About this task
From the records below, copy out each line that has the word "What".

----

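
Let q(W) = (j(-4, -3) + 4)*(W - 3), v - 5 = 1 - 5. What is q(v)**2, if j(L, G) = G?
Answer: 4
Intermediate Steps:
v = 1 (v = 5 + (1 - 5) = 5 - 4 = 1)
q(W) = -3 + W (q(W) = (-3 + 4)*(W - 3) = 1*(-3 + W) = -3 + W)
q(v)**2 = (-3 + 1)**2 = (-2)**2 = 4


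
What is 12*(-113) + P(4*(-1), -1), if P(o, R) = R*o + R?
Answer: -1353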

----

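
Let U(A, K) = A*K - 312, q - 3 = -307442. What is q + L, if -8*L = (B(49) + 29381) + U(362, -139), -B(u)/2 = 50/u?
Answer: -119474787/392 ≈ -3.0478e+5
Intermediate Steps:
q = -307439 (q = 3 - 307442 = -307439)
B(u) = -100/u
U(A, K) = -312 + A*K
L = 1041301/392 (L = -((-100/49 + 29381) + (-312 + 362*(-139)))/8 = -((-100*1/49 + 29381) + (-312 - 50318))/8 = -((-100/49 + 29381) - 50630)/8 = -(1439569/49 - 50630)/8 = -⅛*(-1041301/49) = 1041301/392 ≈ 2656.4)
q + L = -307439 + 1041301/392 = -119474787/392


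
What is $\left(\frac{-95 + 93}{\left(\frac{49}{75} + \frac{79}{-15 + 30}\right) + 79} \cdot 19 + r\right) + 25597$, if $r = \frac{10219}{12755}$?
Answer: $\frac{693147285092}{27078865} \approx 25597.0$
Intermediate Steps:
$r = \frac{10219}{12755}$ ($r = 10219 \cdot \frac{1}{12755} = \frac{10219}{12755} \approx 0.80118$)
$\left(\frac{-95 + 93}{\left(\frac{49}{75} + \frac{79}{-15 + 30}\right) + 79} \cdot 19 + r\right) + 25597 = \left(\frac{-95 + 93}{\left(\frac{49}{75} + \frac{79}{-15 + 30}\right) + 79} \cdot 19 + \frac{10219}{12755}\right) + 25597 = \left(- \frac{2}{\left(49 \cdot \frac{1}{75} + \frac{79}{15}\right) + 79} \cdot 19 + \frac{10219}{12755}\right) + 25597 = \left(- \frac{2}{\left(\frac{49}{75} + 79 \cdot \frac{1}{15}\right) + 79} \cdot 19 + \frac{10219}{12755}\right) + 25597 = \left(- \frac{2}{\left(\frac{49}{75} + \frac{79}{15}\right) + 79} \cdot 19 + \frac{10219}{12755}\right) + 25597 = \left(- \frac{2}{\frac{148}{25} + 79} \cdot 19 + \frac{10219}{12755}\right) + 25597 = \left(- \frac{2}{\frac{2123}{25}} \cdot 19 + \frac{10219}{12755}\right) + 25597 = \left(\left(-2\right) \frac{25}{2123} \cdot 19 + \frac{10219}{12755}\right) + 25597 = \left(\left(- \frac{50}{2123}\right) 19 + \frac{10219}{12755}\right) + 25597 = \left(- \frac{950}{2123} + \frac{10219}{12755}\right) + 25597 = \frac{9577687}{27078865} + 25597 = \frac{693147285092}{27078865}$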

----

Written response
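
Let q(W) = (j(-4, -3) + 4)*(W - 3), v - 5 = 1 - 5. What is q(v)**2, if j(L, G) = G?
What is 12*(-113) + P(4*(-1), -1), if P(o, R) = R*o + R?
Let U(A, K) = A*K - 312, q - 3 = -307442. What is q + L, if -8*L = (B(49) + 29381) + U(362, -139), -B(u)/2 = 50/u?
What is $\left(\frac{-95 + 93}{\left(\frac{49}{75} + \frac{79}{-15 + 30}\right) + 79} \cdot 19 + r\right) + 25597$, if $r = \frac{10219}{12755}$?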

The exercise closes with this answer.